**INPUT MATERIAL**
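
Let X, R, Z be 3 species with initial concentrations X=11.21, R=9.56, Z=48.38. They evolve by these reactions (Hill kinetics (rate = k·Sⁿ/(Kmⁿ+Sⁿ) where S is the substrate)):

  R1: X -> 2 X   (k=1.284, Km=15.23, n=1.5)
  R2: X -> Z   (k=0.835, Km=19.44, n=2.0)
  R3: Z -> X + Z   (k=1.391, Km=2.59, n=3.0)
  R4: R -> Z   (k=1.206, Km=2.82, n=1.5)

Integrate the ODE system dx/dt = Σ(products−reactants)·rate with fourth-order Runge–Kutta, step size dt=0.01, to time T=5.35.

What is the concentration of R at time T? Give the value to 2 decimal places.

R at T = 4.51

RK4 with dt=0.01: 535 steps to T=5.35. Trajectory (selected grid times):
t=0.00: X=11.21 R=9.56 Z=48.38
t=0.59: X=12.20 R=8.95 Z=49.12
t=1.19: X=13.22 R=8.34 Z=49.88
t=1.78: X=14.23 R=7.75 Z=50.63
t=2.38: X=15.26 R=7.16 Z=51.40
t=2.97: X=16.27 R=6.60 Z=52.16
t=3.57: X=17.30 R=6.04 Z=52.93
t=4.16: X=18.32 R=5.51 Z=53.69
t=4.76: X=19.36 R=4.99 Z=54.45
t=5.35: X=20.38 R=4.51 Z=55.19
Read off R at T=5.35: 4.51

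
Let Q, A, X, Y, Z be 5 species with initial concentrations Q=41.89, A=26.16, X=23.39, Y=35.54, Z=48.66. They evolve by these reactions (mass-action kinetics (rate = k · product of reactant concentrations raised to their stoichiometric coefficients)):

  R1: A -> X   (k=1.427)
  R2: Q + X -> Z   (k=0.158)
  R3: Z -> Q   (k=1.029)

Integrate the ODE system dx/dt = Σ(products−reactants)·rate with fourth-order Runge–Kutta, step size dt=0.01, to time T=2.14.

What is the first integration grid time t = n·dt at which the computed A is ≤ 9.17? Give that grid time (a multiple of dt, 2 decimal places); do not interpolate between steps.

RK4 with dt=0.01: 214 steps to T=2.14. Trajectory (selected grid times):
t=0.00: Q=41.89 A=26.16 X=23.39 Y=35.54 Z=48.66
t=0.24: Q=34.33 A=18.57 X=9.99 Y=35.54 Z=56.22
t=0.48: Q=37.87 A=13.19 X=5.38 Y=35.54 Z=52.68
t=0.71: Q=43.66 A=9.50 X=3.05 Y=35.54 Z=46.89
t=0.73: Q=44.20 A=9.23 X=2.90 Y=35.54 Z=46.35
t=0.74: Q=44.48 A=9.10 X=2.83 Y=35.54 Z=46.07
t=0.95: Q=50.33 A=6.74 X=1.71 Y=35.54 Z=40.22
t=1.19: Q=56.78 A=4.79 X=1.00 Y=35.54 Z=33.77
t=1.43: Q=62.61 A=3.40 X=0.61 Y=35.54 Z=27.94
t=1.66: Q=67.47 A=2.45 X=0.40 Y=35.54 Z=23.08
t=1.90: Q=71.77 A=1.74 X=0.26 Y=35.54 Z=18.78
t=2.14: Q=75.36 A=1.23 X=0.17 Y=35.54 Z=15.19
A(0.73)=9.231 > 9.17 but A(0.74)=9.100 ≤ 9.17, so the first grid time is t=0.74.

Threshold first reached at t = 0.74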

**DESCRIPTION OF THE TASK**
A single number is the reply: the count of lines in the entries above that have the word "size".

**ANSWER BOX**
2